(Collected data)

• • • • • • •

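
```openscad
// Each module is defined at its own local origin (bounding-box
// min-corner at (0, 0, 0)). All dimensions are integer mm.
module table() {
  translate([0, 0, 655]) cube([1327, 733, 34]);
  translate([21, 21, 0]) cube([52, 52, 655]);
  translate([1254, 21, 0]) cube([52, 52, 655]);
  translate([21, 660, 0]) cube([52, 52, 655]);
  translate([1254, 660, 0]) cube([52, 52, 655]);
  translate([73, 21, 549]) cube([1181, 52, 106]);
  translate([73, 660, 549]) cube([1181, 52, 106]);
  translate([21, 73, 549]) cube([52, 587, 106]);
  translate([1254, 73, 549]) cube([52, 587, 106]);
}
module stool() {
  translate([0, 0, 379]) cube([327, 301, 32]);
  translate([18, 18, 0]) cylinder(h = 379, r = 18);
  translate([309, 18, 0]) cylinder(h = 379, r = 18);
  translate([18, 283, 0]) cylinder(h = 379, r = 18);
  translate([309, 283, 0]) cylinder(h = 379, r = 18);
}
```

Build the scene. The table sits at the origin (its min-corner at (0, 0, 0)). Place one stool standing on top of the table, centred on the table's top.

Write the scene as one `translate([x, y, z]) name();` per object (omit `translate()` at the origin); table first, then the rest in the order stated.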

• • • • • • •

EXERCISE PROMPT:
In the entries above, how many lines hold "stool"? Answer with the number alone.

ANSWER TO THIS TASK:
2